- [Stored data]:

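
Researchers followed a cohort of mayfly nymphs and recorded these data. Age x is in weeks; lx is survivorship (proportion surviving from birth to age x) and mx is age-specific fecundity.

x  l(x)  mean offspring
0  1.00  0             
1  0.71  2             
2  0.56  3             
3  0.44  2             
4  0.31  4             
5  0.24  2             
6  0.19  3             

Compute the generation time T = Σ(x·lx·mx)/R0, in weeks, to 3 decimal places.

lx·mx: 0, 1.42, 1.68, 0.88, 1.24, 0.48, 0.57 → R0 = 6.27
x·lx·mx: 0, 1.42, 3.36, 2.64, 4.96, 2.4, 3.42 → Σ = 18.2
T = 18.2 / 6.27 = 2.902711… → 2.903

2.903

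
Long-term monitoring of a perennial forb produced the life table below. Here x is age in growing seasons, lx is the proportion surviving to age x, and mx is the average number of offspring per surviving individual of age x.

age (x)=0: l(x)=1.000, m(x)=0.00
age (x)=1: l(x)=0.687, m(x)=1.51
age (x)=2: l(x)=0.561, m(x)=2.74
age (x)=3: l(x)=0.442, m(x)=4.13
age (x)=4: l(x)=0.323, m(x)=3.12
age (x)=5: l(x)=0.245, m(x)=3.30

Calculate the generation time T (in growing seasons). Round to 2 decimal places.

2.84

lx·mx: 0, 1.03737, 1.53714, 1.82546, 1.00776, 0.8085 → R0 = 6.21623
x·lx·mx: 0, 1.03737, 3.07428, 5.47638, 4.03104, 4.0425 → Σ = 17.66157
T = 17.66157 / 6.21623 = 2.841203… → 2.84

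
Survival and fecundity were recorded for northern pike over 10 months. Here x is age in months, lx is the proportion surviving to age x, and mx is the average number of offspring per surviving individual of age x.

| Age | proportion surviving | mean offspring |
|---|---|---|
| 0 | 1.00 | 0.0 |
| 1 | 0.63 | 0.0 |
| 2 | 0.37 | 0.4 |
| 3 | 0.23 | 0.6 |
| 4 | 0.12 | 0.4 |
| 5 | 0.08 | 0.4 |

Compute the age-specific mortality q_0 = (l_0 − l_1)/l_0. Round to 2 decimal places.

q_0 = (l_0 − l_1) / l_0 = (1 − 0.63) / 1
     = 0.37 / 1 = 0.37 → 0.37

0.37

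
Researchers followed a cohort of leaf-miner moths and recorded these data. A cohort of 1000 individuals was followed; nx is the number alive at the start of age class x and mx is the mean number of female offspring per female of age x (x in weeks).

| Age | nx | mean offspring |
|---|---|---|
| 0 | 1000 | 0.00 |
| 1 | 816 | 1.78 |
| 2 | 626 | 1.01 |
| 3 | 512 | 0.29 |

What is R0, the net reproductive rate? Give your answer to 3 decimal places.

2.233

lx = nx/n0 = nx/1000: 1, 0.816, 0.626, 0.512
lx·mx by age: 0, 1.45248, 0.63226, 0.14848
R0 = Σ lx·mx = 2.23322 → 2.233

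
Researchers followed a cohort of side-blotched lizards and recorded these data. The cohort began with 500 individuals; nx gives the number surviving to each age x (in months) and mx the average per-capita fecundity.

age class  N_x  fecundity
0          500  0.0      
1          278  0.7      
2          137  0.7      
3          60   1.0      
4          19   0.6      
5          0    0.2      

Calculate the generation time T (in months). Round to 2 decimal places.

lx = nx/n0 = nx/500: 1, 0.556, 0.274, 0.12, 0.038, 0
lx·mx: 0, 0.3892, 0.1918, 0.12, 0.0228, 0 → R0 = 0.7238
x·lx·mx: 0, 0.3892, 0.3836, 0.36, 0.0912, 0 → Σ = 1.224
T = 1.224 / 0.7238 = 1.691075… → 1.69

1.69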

- [HOW TO COMPLETE THIS TASK]: Beginning with the line that contains "1000 | 0.00 |", set down every line through the end of the data without change.

- [WRITTEN ANSWER]:
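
| 0 | 1000 | 0.00 |
| 1 | 816 | 1.78 |
| 2 | 626 | 1.01 |
| 3 | 512 | 0.29 |

What is R0, the net reproductive rate? Give your answer to 3 decimal places.

2.233

lx = nx/n0 = nx/1000: 1, 0.816, 0.626, 0.512
lx·mx by age: 0, 1.45248, 0.63226, 0.14848
R0 = Σ lx·mx = 2.23322 → 2.233

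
Researchers followed a cohort of side-blotched lizards and recorded these data. The cohort began with 500 individuals; nx gives the number surviving to each age x (in months) and mx the average per-capita fecundity.

age class  N_x  fecundity
0          500  0.0      
1          278  0.7      
2          137  0.7      
3          60   1.0      
4          19   0.6      
5          0    0.2      

Calculate the generation time T (in months). Round to 2 decimal places.

lx = nx/n0 = nx/500: 1, 0.556, 0.274, 0.12, 0.038, 0
lx·mx: 0, 0.3892, 0.1918, 0.12, 0.0228, 0 → R0 = 0.7238
x·lx·mx: 0, 0.3892, 0.3836, 0.36, 0.0912, 0 → Σ = 1.224
T = 1.224 / 0.7238 = 1.691075… → 1.69

1.69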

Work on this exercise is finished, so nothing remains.